## What to produce
Line by line, output the material without altering anything.

## Provided records
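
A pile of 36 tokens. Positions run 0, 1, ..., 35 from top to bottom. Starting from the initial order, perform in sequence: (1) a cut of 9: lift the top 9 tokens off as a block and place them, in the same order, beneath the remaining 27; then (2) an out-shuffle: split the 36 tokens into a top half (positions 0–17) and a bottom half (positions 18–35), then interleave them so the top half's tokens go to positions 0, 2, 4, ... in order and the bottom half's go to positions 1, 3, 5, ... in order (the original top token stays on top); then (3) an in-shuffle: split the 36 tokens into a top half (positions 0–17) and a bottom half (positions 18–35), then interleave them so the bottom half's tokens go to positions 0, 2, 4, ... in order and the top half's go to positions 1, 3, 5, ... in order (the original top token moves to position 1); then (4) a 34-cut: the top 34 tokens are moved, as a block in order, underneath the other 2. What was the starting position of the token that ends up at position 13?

Undo the operations in reverse order, starting from position 13:
  undo op 4 (cut 34): 13 ← 11
  undo op 3 (in-shuffle, from top half): 11 ← 5
  undo op 2 (out-shuffle, from bottom half): 5 ← 20
  undo op 1 (cut 9): 20 ← 29
So the token at position 13 came from original position 29.

29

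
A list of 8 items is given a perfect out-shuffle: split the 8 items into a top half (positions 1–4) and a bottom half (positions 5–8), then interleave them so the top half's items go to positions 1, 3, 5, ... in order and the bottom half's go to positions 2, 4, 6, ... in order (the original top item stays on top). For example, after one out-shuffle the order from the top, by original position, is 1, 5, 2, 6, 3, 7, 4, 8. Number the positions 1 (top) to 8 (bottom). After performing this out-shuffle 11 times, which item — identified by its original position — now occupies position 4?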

## Result of this task
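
A pile of 36 tokens. Positions run 0, 1, ..., 35 from top to bottom. Starting from the initial order, perform in sequence: (1) a cut of 9: lift the top 9 tokens off as a block and place them, in the same order, beneath the remaining 27; then (2) an out-shuffle: split the 36 tokens into a top half (positions 0–17) and a bottom half (positions 18–35), then interleave them so the top half's tokens go to positions 0, 2, 4, ... in order and the bottom half's go to positions 1, 3, 5, ... in order (the original top token stays on top); then (3) an in-shuffle: split the 36 tokens into a top half (positions 0–17) and a bottom half (positions 18–35), then interleave them so the bottom half's tokens go to positions 0, 2, 4, ... in order and the top half's go to positions 1, 3, 5, ... in order (the original top token moves to position 1); then (4) a 34-cut: the top 34 tokens are moved, as a block in order, underneath the other 2. What was the starting position of the token that ends up at position 13?

Undo the operations in reverse order, starting from position 13:
  undo op 4 (cut 34): 13 ← 11
  undo op 3 (in-shuffle, from top half): 11 ← 5
  undo op 2 (out-shuffle, from bottom half): 5 ← 20
  undo op 1 (cut 9): 20 ← 29
So the token at position 13 came from original position 29.

29

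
A list of 8 items is given a perfect out-shuffle: split the 8 items into a top half (positions 1–4) and a bottom half (positions 5–8), then interleave them so the top half's items go to positions 1, 3, 5, ... in order and the bottom half's go to positions 2, 4, 6, ... in order (the original top item stays on top). For example, after one out-shuffle the order from the top, by original position, is 1, 5, 2, 6, 3, 7, 4, 8. Number the positions 1 (top) to 8 (bottom). After performing this out-shuffle 11 times, which item — identified by its original position — now occupies position 4?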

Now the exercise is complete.